# About this task
Would you please write out every record exactly?

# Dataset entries
* * * * * * * * *
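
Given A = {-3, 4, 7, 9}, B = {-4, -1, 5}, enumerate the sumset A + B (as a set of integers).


A + B = {a + b : a ∈ A, b ∈ B}.
Enumerate all |A|·|B| = 4·3 = 12 pairs (a, b) and collect distinct sums.
a = -3: -3+-4=-7, -3+-1=-4, -3+5=2
a = 4: 4+-4=0, 4+-1=3, 4+5=9
a = 7: 7+-4=3, 7+-1=6, 7+5=12
a = 9: 9+-4=5, 9+-1=8, 9+5=14
Collecting distinct sums: A + B = {-7, -4, 0, 2, 3, 5, 6, 8, 9, 12, 14}
|A + B| = 11

A + B = {-7, -4, 0, 2, 3, 5, 6, 8, 9, 12, 14}


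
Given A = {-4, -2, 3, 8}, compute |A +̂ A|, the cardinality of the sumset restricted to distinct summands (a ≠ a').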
* * * * * * * * *
# Your solution
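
Given A = {-3, 4, 7, 9}, B = {-4, -1, 5}, enumerate the sumset A + B (as a set of integers).


A + B = {a + b : a ∈ A, b ∈ B}.
Enumerate all |A|·|B| = 4·3 = 12 pairs (a, b) and collect distinct sums.
a = -3: -3+-4=-7, -3+-1=-4, -3+5=2
a = 4: 4+-4=0, 4+-1=3, 4+5=9
a = 7: 7+-4=3, 7+-1=6, 7+5=12
a = 9: 9+-4=5, 9+-1=8, 9+5=14
Collecting distinct sums: A + B = {-7, -4, 0, 2, 3, 5, 6, 8, 9, 12, 14}
|A + B| = 11

A + B = {-7, -4, 0, 2, 3, 5, 6, 8, 9, 12, 14}


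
Given A = {-4, -2, 3, 8}, compute |A +̂ A|, the cardinality of the sumset restricted to distinct summands (a ≠ a').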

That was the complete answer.